• What is needed: Go through the listing and transcribe each line exactly.

═════ Source records

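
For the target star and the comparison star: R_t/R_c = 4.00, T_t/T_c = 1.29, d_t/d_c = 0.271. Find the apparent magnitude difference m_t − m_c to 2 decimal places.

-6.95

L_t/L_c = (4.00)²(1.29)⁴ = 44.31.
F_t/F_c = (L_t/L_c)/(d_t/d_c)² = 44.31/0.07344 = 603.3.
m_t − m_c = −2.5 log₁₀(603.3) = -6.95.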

══════════

• Completed task:
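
For the target star and the comparison star: R_t/R_c = 4.00, T_t/T_c = 1.29, d_t/d_c = 0.271. Find the apparent magnitude difference m_t − m_c to 2 decimal places.

-6.95

L_t/L_c = (4.00)²(1.29)⁴ = 44.31.
F_t/F_c = (L_t/L_c)/(d_t/d_c)² = 44.31/0.07344 = 603.3.
m_t − m_c = −2.5 log₁₀(603.3) = -6.95.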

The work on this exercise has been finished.